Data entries
■ ■ ■ ■ ■ ■ ■

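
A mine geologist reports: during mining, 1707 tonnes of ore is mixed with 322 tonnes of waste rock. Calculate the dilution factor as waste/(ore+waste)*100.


15.8699%

Total material = ore + waste
= 1707 + 322 = 2029 tonnes
Dilution = waste / total * 100
= 322 / 2029 * 100
= 0.1586988664 * 100
= 15.8699%


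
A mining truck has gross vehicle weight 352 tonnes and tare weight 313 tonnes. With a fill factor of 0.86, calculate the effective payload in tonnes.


Maximum payload = gross - tare
= 352 - 313 = 39 tonnes
Effective payload = max payload * fill factor
= 39 * 0.86
= 33.54 tonnes

33.54 tonnes


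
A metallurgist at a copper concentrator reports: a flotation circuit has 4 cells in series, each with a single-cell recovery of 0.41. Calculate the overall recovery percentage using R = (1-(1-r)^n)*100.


87.8826%

Complement of single-cell recovery:
1 - r = 1 - 0.41 = 0.59
Raise to power n:
(1 - r)^4 = 0.59^4 = 0.12117361
Overall recovery:
R = (1 - 0.12117361) * 100
= 87.8826%


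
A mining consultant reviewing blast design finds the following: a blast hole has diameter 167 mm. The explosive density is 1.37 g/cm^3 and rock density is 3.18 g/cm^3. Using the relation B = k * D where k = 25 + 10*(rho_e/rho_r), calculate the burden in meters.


First, compute k:
rho_e / rho_r = 1.37 / 3.18 = 0.4308176101
k = 25 + 10 * 0.4308176101 = 29.3081761
Then, compute burden:
B = k * D / 1000 = 29.3081761 * 167 / 1000
= 4894.465409 / 1000
= 4.8945 m

4.8945 m


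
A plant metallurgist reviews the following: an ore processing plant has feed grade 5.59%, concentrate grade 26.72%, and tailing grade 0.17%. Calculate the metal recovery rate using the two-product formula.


97.5797%

Using the two-product formula:
R = 100 * c * (f - t) / (f * (c - t))
Numerator = 100 * 26.72 * (5.59 - 0.17)
= 100 * 26.72 * 5.42
= 14482.24
Denominator = 5.59 * (26.72 - 0.17)
= 5.59 * 26.55
= 148.4145
R = 14482.24 / 148.4145
= 97.5797%


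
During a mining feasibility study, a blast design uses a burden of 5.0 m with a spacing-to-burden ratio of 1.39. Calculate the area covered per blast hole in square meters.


First, find the spacing:
Spacing = burden * ratio = 5.0 * 1.39
= 6.95 m
Then, calculate the area:
Area = burden * spacing = 5.0 * 6.95
= 34.75 m^2

34.75 m^2


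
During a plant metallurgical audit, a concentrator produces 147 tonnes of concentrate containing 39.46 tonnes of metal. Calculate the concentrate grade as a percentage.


26.8435%

Grade = (metal in concentrate / concentrate mass) * 100
= (39.46 / 147) * 100
= 0.2684353741 * 100
= 26.8435%


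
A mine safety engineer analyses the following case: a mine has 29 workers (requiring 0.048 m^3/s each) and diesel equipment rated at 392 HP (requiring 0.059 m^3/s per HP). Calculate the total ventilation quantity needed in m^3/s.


Airflow for workers:
Q_people = 29 * 0.048 = 1.392 m^3/s
Airflow for diesel equipment:
Q_diesel = 392 * 0.059 = 23.128 m^3/s
Total ventilation:
Q_total = 1.392 + 23.128
= 24.52 m^3/s

24.52 m^3/s


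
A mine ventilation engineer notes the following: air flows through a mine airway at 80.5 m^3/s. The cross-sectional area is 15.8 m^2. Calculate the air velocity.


Velocity = flow rate / cross-sectional area
= 80.5 / 15.8
= 5.0949 m/s

5.0949 m/s


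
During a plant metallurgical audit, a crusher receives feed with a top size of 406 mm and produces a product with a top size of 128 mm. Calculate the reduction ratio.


Reduction ratio = feed size / product size
= 406 / 128
= 3.1719

3.1719


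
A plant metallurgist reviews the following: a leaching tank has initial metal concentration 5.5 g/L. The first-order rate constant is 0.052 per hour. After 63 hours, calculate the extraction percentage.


96.2221%

Compute the exponent:
-k * t = -0.052 * 63 = -3.276
Remaining concentration:
C = 5.5 * exp(-3.276)
= 5.5 * 0.03777907126
= 0.2077848919 g/L
Extracted = 5.5 - 0.2077848919 = 5.292215108 g/L
Extraction % = 5.292215108 / 5.5 * 100
= 96.2221%


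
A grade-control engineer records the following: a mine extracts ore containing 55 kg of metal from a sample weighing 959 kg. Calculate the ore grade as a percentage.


Ore grade = (metal mass / ore mass) * 100
= (55 / 959) * 100
= 0.05735140772 * 100
= 5.7351%

5.7351%


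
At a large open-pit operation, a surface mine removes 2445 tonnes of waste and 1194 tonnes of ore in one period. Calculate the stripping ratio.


2.0477

Stripping ratio = waste tonnage / ore tonnage
= 2445 / 1194
= 2.0477


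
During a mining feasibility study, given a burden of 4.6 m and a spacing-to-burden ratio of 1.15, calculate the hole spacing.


Spacing = burden * ratio
= 4.6 * 1.15
= 5.29 m

5.29 m


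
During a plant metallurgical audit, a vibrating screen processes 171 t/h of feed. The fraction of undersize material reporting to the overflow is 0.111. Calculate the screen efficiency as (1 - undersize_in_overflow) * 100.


88.9%

Screen efficiency = (1 - fraction of undersize in overflow) * 100
= (1 - 0.111) * 100
= 0.889 * 100
= 88.9%


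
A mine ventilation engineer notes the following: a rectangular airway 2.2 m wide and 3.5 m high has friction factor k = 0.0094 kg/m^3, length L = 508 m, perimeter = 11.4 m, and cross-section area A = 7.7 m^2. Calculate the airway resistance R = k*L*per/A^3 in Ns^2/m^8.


0.1192 Ns^2/m^8

Compute the numerator:
k * L * per = 0.0094 * 508 * 11.4
= 54.43728
Compute the denominator:
A^3 = 7.7^3 = 456.533
Resistance:
R = 54.43728 / 456.533
= 0.1192 Ns^2/m^8


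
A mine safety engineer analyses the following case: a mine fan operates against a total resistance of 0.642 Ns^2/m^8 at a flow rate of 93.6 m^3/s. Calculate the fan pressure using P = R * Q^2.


5624.5363 Pa

Compute Q^2:
Q^2 = 93.6^2 = 8760.96
Compute pressure:
P = R * Q^2 = 0.642 * 8760.96
= 5624.5363 Pa


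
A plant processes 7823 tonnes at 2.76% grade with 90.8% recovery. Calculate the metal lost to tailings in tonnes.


19.8642 tonnes

Total metal in feed:
= 7823 * 2.76 / 100 = 215.9148 tonnes
Metal recovered:
= 215.9148 * 90.8 / 100 = 196.0506384 tonnes
Metal lost to tailings:
= 215.9148 - 196.0506384
= 19.8642 tonnes


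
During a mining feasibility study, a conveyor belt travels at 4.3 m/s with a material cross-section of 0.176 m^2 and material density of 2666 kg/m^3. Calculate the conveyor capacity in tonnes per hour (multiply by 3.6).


Volumetric flow = speed * area
= 4.3 * 0.176 = 0.7568 m^3/s
Mass flow = volumetric * density
= 0.7568 * 2666 = 2017.6288 kg/s
Convert to t/h: multiply by 3.6
Capacity = 2017.6288 * 3.6
= 7263.4637 t/h

7263.4637 t/h


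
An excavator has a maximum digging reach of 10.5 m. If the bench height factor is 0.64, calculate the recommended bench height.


6.72 m

Bench height = reach * factor
= 10.5 * 0.64
= 6.72 m


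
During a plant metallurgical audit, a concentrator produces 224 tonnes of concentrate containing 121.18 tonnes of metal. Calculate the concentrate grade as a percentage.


54.0982%

Grade = (metal in concentrate / concentrate mass) * 100
= (121.18 / 224) * 100
= 0.5409821429 * 100
= 54.0982%


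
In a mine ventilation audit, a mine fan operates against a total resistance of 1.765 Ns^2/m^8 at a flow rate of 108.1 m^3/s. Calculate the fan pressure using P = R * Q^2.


20625.1017 Pa

Compute Q^2:
Q^2 = 108.1^2 = 11685.61
Compute pressure:
P = R * Q^2 = 1.765 * 11685.61
= 20625.1017 Pa


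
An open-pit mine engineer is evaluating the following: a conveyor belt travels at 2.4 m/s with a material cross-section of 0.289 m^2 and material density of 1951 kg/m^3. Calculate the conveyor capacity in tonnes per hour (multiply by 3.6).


4871.569 t/h

Volumetric flow = speed * area
= 2.4 * 0.289 = 0.6936 m^3/s
Mass flow = volumetric * density
= 0.6936 * 1951 = 1353.2136 kg/s
Convert to t/h: multiply by 3.6
Capacity = 1353.2136 * 3.6
= 4871.569 t/h


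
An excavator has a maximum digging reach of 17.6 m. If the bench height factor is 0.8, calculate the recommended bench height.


Bench height = reach * factor
= 17.6 * 0.8
= 14.08 m

14.08 m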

■ ■ ■ ■ ■ ■ ■

**EXERCISE INSTRUCTIONS:**
Nothing should appear in the answer except the lines from the one containing "An excavator has a maximum digging reach of 17.6" to the end of the data above, reproduced exactly.

**FINAL ANSWER:**
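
An excavator has a maximum digging reach of 17.6 m. If the bench height factor is 0.8, calculate the recommended bench height.


Bench height = reach * factor
= 17.6 * 0.8
= 14.08 m

14.08 m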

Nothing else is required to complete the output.